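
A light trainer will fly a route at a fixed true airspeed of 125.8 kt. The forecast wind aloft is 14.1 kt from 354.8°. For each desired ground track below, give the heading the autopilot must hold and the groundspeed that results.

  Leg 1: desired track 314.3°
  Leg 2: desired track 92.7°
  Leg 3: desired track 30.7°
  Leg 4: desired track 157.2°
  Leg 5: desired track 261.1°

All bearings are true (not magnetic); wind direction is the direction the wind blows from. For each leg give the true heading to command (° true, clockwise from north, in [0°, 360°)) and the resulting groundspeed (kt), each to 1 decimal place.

Leg 1: heading=318.5°, groundspeed=114.7 kt
Leg 2: heading=86.3°, groundspeed=127.0 kt
Leg 3: heading=26.9°, groundspeed=114.1 kt
Leg 4: heading=155.3°, groundspeed=139.2 kt
Leg 5: heading=267.5°, groundspeed=125.9 kt

Leg 1: desired track 314.3°; wind correction +4.2° → command heading 318.5°, groundspeed 114.7 kt
Leg 2: desired track 92.7°; wind correction -6.4° → command heading 86.3°, groundspeed 127.0 kt
Leg 3: desired track 30.7°; wind correction -3.8° → command heading 26.9°, groundspeed 114.1 kt
Leg 4: desired track 157.2°; wind correction -1.9° → command heading 155.3°, groundspeed 139.2 kt
Leg 5: desired track 261.1°; wind correction +6.4° → command heading 267.5°, groundspeed 125.9 kt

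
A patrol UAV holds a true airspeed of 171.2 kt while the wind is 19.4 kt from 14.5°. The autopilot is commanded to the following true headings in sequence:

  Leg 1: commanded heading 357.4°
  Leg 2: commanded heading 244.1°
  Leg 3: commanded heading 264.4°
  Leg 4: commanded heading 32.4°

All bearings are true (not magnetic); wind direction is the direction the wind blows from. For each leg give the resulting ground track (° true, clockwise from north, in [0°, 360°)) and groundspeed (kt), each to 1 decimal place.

Leg 1: heading 357.4°; drift -2.1° → track 355.3°, groundspeed 152.8 kt
Leg 2: heading 244.1°; drift -4.6° → track 239.5°, groundspeed 184.4 kt
Leg 3: heading 264.4°; drift -5.8° → track 258.6°, groundspeed 178.8 kt
Leg 4: heading 32.4°; drift +2.2° → track 34.6°, groundspeed 152.9 kt

Leg 1: track=355.3°, groundspeed=152.8 kt
Leg 2: track=239.5°, groundspeed=184.4 kt
Leg 3: track=258.6°, groundspeed=178.8 kt
Leg 4: track=34.6°, groundspeed=152.9 kt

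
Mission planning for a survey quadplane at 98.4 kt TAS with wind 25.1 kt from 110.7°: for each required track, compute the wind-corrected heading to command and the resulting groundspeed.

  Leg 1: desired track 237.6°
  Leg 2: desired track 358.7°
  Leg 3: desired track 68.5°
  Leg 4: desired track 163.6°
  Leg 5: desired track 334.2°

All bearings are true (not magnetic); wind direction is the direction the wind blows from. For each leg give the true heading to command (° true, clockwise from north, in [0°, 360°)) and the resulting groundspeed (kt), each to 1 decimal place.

Leg 1: desired track 237.6°; wind correction -11.8° → command heading 225.8°, groundspeed 111.4 kt
Leg 2: desired track 358.7°; wind correction +13.7° → command heading 12.4°, groundspeed 105.0 kt
Leg 3: desired track 68.5°; wind correction +9.9° → command heading 78.4°, groundspeed 78.4 kt
Leg 4: desired track 163.6°; wind correction -11.7° → command heading 151.9°, groundspeed 81.2 kt
Leg 5: desired track 334.2°; wind correction +10.1° → command heading 344.3°, groundspeed 115.1 kt

Leg 1: heading=225.8°, groundspeed=111.4 kt
Leg 2: heading=12.4°, groundspeed=105.0 kt
Leg 3: heading=78.4°, groundspeed=78.4 kt
Leg 4: heading=151.9°, groundspeed=81.2 kt
Leg 5: heading=344.3°, groundspeed=115.1 kt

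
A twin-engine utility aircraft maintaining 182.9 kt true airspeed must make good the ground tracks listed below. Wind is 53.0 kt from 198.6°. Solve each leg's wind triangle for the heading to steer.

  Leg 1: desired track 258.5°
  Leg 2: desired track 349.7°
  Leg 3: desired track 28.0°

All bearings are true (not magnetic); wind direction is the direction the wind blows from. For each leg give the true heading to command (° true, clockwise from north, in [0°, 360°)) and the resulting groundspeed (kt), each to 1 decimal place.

Leg 1: heading=244.0°, groundspeed=150.5 kt
Leg 2: heading=341.6°, groundspeed=227.5 kt
Leg 3: heading=30.7°, groundspeed=235.0 kt

Leg 1: desired track 258.5°; wind correction -14.5° → command heading 244.0°, groundspeed 150.5 kt
Leg 2: desired track 349.7°; wind correction -8.1° → command heading 341.6°, groundspeed 227.5 kt
Leg 3: desired track 28.0°; wind correction +2.7° → command heading 30.7°, groundspeed 235.0 kt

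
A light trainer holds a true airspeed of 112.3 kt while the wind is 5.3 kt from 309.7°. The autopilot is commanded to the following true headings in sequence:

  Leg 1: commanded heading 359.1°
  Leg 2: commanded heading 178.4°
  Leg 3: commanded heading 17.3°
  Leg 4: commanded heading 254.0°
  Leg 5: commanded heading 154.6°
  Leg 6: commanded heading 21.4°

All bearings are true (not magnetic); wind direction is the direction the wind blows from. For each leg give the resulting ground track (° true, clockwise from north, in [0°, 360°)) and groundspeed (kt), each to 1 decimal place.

Leg 1: heading 359.1°; drift +2.1° → track 1.2°, groundspeed 108.9 kt
Leg 2: heading 178.4°; drift -2.0° → track 176.4°, groundspeed 115.9 kt
Leg 3: heading 17.3°; drift +2.5° → track 19.8°, groundspeed 110.4 kt
Leg 4: heading 254.0°; drift -2.3° → track 251.7°, groundspeed 109.4 kt
Leg 5: heading 154.6°; drift -1.1° → track 153.5°, groundspeed 117.1 kt
Leg 6: heading 21.4°; drift +2.6° → track 24.0°, groundspeed 110.8 kt

Leg 1: track=1.2°, groundspeed=108.9 kt
Leg 2: track=176.4°, groundspeed=115.9 kt
Leg 3: track=19.8°, groundspeed=110.4 kt
Leg 4: track=251.7°, groundspeed=109.4 kt
Leg 5: track=153.5°, groundspeed=117.1 kt
Leg 6: track=24.0°, groundspeed=110.8 kt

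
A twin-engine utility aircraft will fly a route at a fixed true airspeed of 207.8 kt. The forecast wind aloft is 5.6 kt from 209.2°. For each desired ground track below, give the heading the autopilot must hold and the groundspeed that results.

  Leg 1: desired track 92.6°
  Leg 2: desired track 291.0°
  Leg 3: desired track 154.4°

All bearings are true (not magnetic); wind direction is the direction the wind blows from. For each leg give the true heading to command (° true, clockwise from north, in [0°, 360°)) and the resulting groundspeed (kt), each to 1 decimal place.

Leg 1: heading=94.0°, groundspeed=210.2 kt
Leg 2: heading=289.5°, groundspeed=206.9 kt
Leg 3: heading=155.7°, groundspeed=204.5 kt

Leg 1: desired track 92.6°; wind correction +1.4° → command heading 94.0°, groundspeed 210.2 kt
Leg 2: desired track 291.0°; wind correction -1.5° → command heading 289.5°, groundspeed 206.9 kt
Leg 3: desired track 154.4°; wind correction +1.3° → command heading 155.7°, groundspeed 204.5 kt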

══════

▶ **Exercise**
Everything in the listing should be written out exactly.

▶ **Worked solution**
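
A light trainer will fly a route at a fixed true airspeed of 125.8 kt. The forecast wind aloft is 14.1 kt from 354.8°. For each desired ground track below, give the heading the autopilot must hold and the groundspeed that results.

  Leg 1: desired track 314.3°
  Leg 2: desired track 92.7°
  Leg 3: desired track 30.7°
  Leg 4: desired track 157.2°
  Leg 5: desired track 261.1°

All bearings are true (not magnetic); wind direction is the direction the wind blows from. For each leg give the true heading to command (° true, clockwise from north, in [0°, 360°)) and the resulting groundspeed (kt), each to 1 decimal place.

Leg 1: heading=318.5°, groundspeed=114.7 kt
Leg 2: heading=86.3°, groundspeed=127.0 kt
Leg 3: heading=26.9°, groundspeed=114.1 kt
Leg 4: heading=155.3°, groundspeed=139.2 kt
Leg 5: heading=267.5°, groundspeed=125.9 kt

Leg 1: desired track 314.3°; wind correction +4.2° → command heading 318.5°, groundspeed 114.7 kt
Leg 2: desired track 92.7°; wind correction -6.4° → command heading 86.3°, groundspeed 127.0 kt
Leg 3: desired track 30.7°; wind correction -3.8° → command heading 26.9°, groundspeed 114.1 kt
Leg 4: desired track 157.2°; wind correction -1.9° → command heading 155.3°, groundspeed 139.2 kt
Leg 5: desired track 261.1°; wind correction +6.4° → command heading 267.5°, groundspeed 125.9 kt

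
A patrol UAV holds a true airspeed of 171.2 kt while the wind is 19.4 kt from 14.5°. The autopilot is commanded to the following true headings in sequence:

  Leg 1: commanded heading 357.4°
  Leg 2: commanded heading 244.1°
  Leg 3: commanded heading 264.4°
  Leg 4: commanded heading 32.4°

All bearings are true (not magnetic); wind direction is the direction the wind blows from. For each leg give the resulting ground track (° true, clockwise from north, in [0°, 360°)) and groundspeed (kt), each to 1 decimal place.

Leg 1: heading 357.4°; drift -2.1° → track 355.3°, groundspeed 152.8 kt
Leg 2: heading 244.1°; drift -4.6° → track 239.5°, groundspeed 184.4 kt
Leg 3: heading 264.4°; drift -5.8° → track 258.6°, groundspeed 178.8 kt
Leg 4: heading 32.4°; drift +2.2° → track 34.6°, groundspeed 152.9 kt

Leg 1: track=355.3°, groundspeed=152.8 kt
Leg 2: track=239.5°, groundspeed=184.4 kt
Leg 3: track=258.6°, groundspeed=178.8 kt
Leg 4: track=34.6°, groundspeed=152.9 kt

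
Mission planning for a survey quadplane at 98.4 kt TAS with wind 25.1 kt from 110.7°: for each required track, compute the wind-corrected heading to command and the resulting groundspeed.

  Leg 1: desired track 237.6°
  Leg 2: desired track 358.7°
  Leg 3: desired track 68.5°
  Leg 4: desired track 163.6°
  Leg 5: desired track 334.2°

All bearings are true (not magnetic); wind direction is the direction the wind blows from. For each leg give the true heading to command (° true, clockwise from north, in [0°, 360°)) and the resulting groundspeed (kt), each to 1 decimal place.

Leg 1: desired track 237.6°; wind correction -11.8° → command heading 225.8°, groundspeed 111.4 kt
Leg 2: desired track 358.7°; wind correction +13.7° → command heading 12.4°, groundspeed 105.0 kt
Leg 3: desired track 68.5°; wind correction +9.9° → command heading 78.4°, groundspeed 78.4 kt
Leg 4: desired track 163.6°; wind correction -11.7° → command heading 151.9°, groundspeed 81.2 kt
Leg 5: desired track 334.2°; wind correction +10.1° → command heading 344.3°, groundspeed 115.1 kt

Leg 1: heading=225.8°, groundspeed=111.4 kt
Leg 2: heading=12.4°, groundspeed=105.0 kt
Leg 3: heading=78.4°, groundspeed=78.4 kt
Leg 4: heading=151.9°, groundspeed=81.2 kt
Leg 5: heading=344.3°, groundspeed=115.1 kt

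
A twin-engine utility aircraft maintaining 182.9 kt true airspeed must make good the ground tracks listed below. Wind is 53.0 kt from 198.6°. Solve each leg's wind triangle for the heading to steer.

  Leg 1: desired track 258.5°
  Leg 2: desired track 349.7°
  Leg 3: desired track 28.0°

All bearings are true (not magnetic); wind direction is the direction the wind blows from. For each leg give the true heading to command (° true, clockwise from north, in [0°, 360°)) and the resulting groundspeed (kt), each to 1 decimal place.

Leg 1: heading=244.0°, groundspeed=150.5 kt
Leg 2: heading=341.6°, groundspeed=227.5 kt
Leg 3: heading=30.7°, groundspeed=235.0 kt

Leg 1: desired track 258.5°; wind correction -14.5° → command heading 244.0°, groundspeed 150.5 kt
Leg 2: desired track 349.7°; wind correction -8.1° → command heading 341.6°, groundspeed 227.5 kt
Leg 3: desired track 28.0°; wind correction +2.7° → command heading 30.7°, groundspeed 235.0 kt

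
A light trainer holds a true airspeed of 112.3 kt while the wind is 5.3 kt from 309.7°. The autopilot is commanded to the following true headings in sequence:

  Leg 1: commanded heading 359.1°
  Leg 2: commanded heading 178.4°
  Leg 3: commanded heading 17.3°
  Leg 4: commanded heading 254.0°
  Leg 5: commanded heading 154.6°
  Leg 6: commanded heading 21.4°

All bearings are true (not magnetic); wind direction is the direction the wind blows from. For each leg give the resulting ground track (° true, clockwise from north, in [0°, 360°)) and groundspeed (kt), each to 1 decimal place.

Leg 1: heading 359.1°; drift +2.1° → track 1.2°, groundspeed 108.9 kt
Leg 2: heading 178.4°; drift -2.0° → track 176.4°, groundspeed 115.9 kt
Leg 3: heading 17.3°; drift +2.5° → track 19.8°, groundspeed 110.4 kt
Leg 4: heading 254.0°; drift -2.3° → track 251.7°, groundspeed 109.4 kt
Leg 5: heading 154.6°; drift -1.1° → track 153.5°, groundspeed 117.1 kt
Leg 6: heading 21.4°; drift +2.6° → track 24.0°, groundspeed 110.8 kt

Leg 1: track=1.2°, groundspeed=108.9 kt
Leg 2: track=176.4°, groundspeed=115.9 kt
Leg 3: track=19.8°, groundspeed=110.4 kt
Leg 4: track=251.7°, groundspeed=109.4 kt
Leg 5: track=153.5°, groundspeed=117.1 kt
Leg 6: track=24.0°, groundspeed=110.8 kt

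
A twin-engine utility aircraft will fly a route at a fixed true airspeed of 207.8 kt. The forecast wind aloft is 5.6 kt from 209.2°. For each desired ground track below, give the heading the autopilot must hold and the groundspeed that results.

  Leg 1: desired track 92.6°
  Leg 2: desired track 291.0°
  Leg 3: desired track 154.4°

All bearings are true (not magnetic); wind direction is the direction the wind blows from. For each leg give the true heading to command (° true, clockwise from north, in [0°, 360°)) and the resulting groundspeed (kt), each to 1 decimal place.

Leg 1: heading=94.0°, groundspeed=210.2 kt
Leg 2: heading=289.5°, groundspeed=206.9 kt
Leg 3: heading=155.7°, groundspeed=204.5 kt

Leg 1: desired track 92.6°; wind correction +1.4° → command heading 94.0°, groundspeed 210.2 kt
Leg 2: desired track 291.0°; wind correction -1.5° → command heading 289.5°, groundspeed 206.9 kt
Leg 3: desired track 154.4°; wind correction +1.3° → command heading 155.7°, groundspeed 204.5 kt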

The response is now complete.